§ **Data supplied**

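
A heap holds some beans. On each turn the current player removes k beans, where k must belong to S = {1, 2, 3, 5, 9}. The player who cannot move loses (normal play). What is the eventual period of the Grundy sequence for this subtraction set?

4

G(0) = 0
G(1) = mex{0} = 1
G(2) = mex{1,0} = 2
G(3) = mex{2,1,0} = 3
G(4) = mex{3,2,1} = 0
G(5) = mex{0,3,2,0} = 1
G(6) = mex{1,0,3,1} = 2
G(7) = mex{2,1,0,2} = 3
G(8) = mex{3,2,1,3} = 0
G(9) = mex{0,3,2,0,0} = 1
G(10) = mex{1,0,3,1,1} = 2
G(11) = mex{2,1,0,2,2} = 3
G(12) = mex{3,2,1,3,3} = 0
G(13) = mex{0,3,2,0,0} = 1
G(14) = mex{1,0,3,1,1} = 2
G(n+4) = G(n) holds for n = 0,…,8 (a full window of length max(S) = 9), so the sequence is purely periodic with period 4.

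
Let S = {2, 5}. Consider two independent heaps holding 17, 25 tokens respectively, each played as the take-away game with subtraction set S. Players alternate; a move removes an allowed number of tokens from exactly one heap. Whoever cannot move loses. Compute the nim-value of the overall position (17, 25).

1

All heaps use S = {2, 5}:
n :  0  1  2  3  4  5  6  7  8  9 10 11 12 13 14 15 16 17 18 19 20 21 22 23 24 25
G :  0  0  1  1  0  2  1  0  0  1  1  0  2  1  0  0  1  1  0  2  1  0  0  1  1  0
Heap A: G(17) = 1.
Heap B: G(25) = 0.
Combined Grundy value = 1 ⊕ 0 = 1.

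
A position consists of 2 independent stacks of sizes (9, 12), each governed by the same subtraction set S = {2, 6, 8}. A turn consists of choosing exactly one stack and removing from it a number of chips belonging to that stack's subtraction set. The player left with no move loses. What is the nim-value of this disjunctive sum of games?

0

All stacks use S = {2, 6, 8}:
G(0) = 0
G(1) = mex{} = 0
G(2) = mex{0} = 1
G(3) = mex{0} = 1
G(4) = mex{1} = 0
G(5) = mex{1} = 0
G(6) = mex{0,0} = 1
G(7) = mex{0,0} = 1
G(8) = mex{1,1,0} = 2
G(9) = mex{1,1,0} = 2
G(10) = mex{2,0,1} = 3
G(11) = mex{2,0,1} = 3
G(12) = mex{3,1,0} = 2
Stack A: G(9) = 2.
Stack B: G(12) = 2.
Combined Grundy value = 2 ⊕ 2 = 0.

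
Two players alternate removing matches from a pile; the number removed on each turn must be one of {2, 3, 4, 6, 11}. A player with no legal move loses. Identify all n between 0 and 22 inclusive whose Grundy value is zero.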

...

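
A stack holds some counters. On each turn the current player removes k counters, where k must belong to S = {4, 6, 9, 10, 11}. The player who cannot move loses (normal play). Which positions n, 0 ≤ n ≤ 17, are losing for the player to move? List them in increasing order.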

==

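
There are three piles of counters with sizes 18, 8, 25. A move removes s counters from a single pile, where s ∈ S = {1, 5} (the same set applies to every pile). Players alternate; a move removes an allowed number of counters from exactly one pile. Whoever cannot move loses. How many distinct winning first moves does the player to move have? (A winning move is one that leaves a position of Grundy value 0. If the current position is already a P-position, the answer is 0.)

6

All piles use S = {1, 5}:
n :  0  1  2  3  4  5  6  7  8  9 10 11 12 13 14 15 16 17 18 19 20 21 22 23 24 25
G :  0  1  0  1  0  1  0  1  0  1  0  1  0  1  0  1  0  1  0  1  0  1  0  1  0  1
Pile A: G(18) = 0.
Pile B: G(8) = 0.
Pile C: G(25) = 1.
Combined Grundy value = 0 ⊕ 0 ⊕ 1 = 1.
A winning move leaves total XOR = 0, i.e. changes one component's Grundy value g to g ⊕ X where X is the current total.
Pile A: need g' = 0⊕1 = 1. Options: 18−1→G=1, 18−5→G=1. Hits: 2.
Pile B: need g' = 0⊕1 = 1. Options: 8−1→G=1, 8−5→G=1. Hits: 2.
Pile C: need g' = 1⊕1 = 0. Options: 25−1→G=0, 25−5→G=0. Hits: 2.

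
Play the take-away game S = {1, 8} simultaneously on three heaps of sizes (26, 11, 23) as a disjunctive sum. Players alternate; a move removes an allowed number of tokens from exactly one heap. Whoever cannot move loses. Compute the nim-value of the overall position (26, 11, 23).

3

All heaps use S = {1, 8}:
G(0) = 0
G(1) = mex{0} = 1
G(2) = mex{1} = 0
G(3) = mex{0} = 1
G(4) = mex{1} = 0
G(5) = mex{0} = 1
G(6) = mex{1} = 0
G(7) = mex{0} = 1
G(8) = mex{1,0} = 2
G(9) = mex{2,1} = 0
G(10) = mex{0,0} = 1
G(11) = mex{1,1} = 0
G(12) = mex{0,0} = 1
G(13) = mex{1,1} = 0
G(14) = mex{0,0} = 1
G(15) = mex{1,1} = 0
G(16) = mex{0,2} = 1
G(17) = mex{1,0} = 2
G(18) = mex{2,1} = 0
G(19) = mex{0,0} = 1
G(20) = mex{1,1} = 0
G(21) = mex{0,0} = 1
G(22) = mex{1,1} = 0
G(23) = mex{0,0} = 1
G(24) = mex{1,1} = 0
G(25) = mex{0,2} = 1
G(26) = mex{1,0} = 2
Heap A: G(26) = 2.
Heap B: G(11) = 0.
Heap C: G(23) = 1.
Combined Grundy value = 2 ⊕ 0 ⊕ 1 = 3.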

§ **Prompt**
As the answer, set down only the lines from the data above between the one holding "position (17, 25)." and the one holding "Two players alternate", inclusive, exactly as they read.

§ **Written solution**
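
Let S = {2, 5}. Consider two independent heaps holding 17, 25 tokens respectively, each played as the take-away game with subtraction set S. Players alternate; a move removes an allowed number of tokens from exactly one heap. Whoever cannot move loses. Compute the nim-value of the overall position (17, 25).

1

All heaps use S = {2, 5}:
n :  0  1  2  3  4  5  6  7  8  9 10 11 12 13 14 15 16 17 18 19 20 21 22 23 24 25
G :  0  0  1  1  0  2  1  0  0  1  1  0  2  1  0  0  1  1  0  2  1  0  0  1  1  0
Heap A: G(17) = 1.
Heap B: G(25) = 0.
Combined Grundy value = 1 ⊕ 0 = 1.

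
A position consists of 2 independent stacks of sizes (9, 12), each governed by the same subtraction set S = {2, 6, 8}. A turn consists of choosing exactly one stack and removing from it a number of chips belonging to that stack's subtraction set. The player left with no move loses. What is the nim-value of this disjunctive sum of games?

0

All stacks use S = {2, 6, 8}:
G(0) = 0
G(1) = mex{} = 0
G(2) = mex{0} = 1
G(3) = mex{0} = 1
G(4) = mex{1} = 0
G(5) = mex{1} = 0
G(6) = mex{0,0} = 1
G(7) = mex{0,0} = 1
G(8) = mex{1,1,0} = 2
G(9) = mex{1,1,0} = 2
G(10) = mex{2,0,1} = 3
G(11) = mex{2,0,1} = 3
G(12) = mex{3,1,0} = 2
Stack A: G(9) = 2.
Stack B: G(12) = 2.
Combined Grundy value = 2 ⊕ 2 = 0.

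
Two players alternate removing matches from a pile; the number removed on each turn must be one of {2, 3, 4, 6, 11}. A player with no legal move loses. Identify all n between 0 and 22 inclusive whose Grundy value is zero.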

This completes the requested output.